> **How to complete this task**
Please repeat the data shown below, word for word.

Collected data
== == ==

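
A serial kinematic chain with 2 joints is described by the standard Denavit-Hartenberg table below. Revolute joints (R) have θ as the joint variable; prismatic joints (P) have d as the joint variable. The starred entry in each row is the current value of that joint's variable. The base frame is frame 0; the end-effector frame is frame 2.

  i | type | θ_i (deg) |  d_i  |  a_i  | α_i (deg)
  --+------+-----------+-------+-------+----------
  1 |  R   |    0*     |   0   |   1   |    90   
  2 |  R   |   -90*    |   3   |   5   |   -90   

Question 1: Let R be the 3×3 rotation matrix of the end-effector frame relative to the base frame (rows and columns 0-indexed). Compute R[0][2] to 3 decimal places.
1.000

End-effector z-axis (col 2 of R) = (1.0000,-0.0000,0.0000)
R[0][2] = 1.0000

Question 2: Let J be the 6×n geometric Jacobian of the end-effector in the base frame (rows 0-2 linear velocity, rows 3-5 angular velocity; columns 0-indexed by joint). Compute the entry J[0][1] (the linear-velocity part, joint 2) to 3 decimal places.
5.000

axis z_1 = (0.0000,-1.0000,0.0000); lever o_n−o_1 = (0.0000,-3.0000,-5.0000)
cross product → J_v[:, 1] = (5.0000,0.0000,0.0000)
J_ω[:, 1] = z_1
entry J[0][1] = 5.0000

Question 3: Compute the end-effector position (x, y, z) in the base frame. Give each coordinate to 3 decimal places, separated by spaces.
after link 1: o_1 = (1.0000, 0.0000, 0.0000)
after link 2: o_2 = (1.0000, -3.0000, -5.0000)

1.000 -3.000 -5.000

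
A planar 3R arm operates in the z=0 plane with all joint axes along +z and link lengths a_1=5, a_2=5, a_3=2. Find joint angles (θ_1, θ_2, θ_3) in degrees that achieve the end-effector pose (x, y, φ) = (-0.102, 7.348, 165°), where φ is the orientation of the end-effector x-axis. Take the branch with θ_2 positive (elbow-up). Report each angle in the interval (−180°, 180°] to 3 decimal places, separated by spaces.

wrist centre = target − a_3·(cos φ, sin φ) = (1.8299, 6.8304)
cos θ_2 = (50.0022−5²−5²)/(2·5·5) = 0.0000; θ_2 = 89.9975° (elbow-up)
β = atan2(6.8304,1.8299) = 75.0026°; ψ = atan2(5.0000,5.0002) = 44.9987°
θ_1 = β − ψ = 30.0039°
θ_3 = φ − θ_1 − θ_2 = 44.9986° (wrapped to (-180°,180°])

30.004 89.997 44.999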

== == ==

> **Answer section**
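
A serial kinematic chain with 2 joints is described by the standard Denavit-Hartenberg table below. Revolute joints (R) have θ as the joint variable; prismatic joints (P) have d as the joint variable. The starred entry in each row is the current value of that joint's variable. The base frame is frame 0; the end-effector frame is frame 2.

  i | type | θ_i (deg) |  d_i  |  a_i  | α_i (deg)
  --+------+-----------+-------+-------+----------
  1 |  R   |    0*     |   0   |   1   |    90   
  2 |  R   |   -90*    |   3   |   5   |   -90   

Question 1: Let R be the 3×3 rotation matrix of the end-effector frame relative to the base frame (rows and columns 0-indexed). Compute R[0][2] to 3 decimal places.
1.000

End-effector z-axis (col 2 of R) = (1.0000,-0.0000,0.0000)
R[0][2] = 1.0000

Question 2: Let J be the 6×n geometric Jacobian of the end-effector in the base frame (rows 0-2 linear velocity, rows 3-5 angular velocity; columns 0-indexed by joint). Compute the entry J[0][1] (the linear-velocity part, joint 2) to 3 decimal places.
5.000

axis z_1 = (0.0000,-1.0000,0.0000); lever o_n−o_1 = (0.0000,-3.0000,-5.0000)
cross product → J_v[:, 1] = (5.0000,0.0000,0.0000)
J_ω[:, 1] = z_1
entry J[0][1] = 5.0000

Question 3: Compute the end-effector position (x, y, z) in the base frame. Give each coordinate to 3 decimal places, separated by spaces.
after link 1: o_1 = (1.0000, 0.0000, 0.0000)
after link 2: o_2 = (1.0000, -3.0000, -5.0000)

1.000 -3.000 -5.000

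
A planar 3R arm operates in the z=0 plane with all joint axes along +z and link lengths a_1=5, a_2=5, a_3=2. Find joint angles (θ_1, θ_2, θ_3) in degrees that achieve the end-effector pose (x, y, φ) = (-0.102, 7.348, 165°), where φ is the orientation of the end-effector x-axis. Take the branch with θ_2 positive (elbow-up). Report each angle in the interval (−180°, 180°] to 3 decimal places, separated by spaces.

wrist centre = target − a_3·(cos φ, sin φ) = (1.8299, 6.8304)
cos θ_2 = (50.0022−5²−5²)/(2·5·5) = 0.0000; θ_2 = 89.9975° (elbow-up)
β = atan2(6.8304,1.8299) = 75.0026°; ψ = atan2(5.0000,5.0002) = 44.9987°
θ_1 = β − ψ = 30.0039°
θ_3 = φ − θ_1 − θ_2 = 44.9986° (wrapped to (-180°,180°])

30.004 89.997 44.999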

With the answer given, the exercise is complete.